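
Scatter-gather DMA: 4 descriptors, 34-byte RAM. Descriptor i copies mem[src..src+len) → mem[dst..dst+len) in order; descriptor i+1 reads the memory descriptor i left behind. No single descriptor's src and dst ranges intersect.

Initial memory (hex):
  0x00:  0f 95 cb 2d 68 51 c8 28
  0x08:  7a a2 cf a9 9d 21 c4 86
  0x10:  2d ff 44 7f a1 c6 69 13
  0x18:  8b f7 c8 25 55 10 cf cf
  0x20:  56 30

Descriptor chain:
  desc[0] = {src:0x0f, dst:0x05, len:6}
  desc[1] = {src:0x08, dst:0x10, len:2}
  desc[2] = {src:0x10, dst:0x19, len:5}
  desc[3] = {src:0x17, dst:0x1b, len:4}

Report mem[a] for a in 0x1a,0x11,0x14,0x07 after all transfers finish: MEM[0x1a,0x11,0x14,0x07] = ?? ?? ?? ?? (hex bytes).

MEM[0x1a,0x11,0x14,0x07] = 7f 7f a1 ff

  after D0: wrote 6B at 0x05 = 862dff447fa1
  after D1: wrote 2B at 0x10 = 447f
  after D2: wrote 5B at 0x19 = 447f447fa1
  after D3: wrote 4B at 0x1b = 138b447f
query mem[0x1a]=0x7f, mem[0x11]=0x7f, mem[0x14]=0xa1, mem[0x07]=0xff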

----------

What you will do: From the line that contains "a1 c6 69 13" down to the last line of the listing above, repeat each line exactly, and include nothing else.

Finished exercise:
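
  0x10:  2d ff 44 7f a1 c6 69 13
  0x18:  8b f7 c8 25 55 10 cf cf
  0x20:  56 30

Descriptor chain:
  desc[0] = {src:0x0f, dst:0x05, len:6}
  desc[1] = {src:0x08, dst:0x10, len:2}
  desc[2] = {src:0x10, dst:0x19, len:5}
  desc[3] = {src:0x17, dst:0x1b, len:4}

Report mem[a] for a in 0x1a,0x11,0x14,0x07 after all transfers finish: MEM[0x1a,0x11,0x14,0x07] = ?? ?? ?? ?? (hex bytes).

MEM[0x1a,0x11,0x14,0x07] = 7f 7f a1 ff

  after D0: wrote 6B at 0x05 = 862dff447fa1
  after D1: wrote 2B at 0x10 = 447f
  after D2: wrote 5B at 0x19 = 447f447fa1
  after D3: wrote 4B at 0x1b = 138b447f
query mem[0x1a]=0x7f, mem[0x11]=0x7f, mem[0x14]=0xa1, mem[0x07]=0xff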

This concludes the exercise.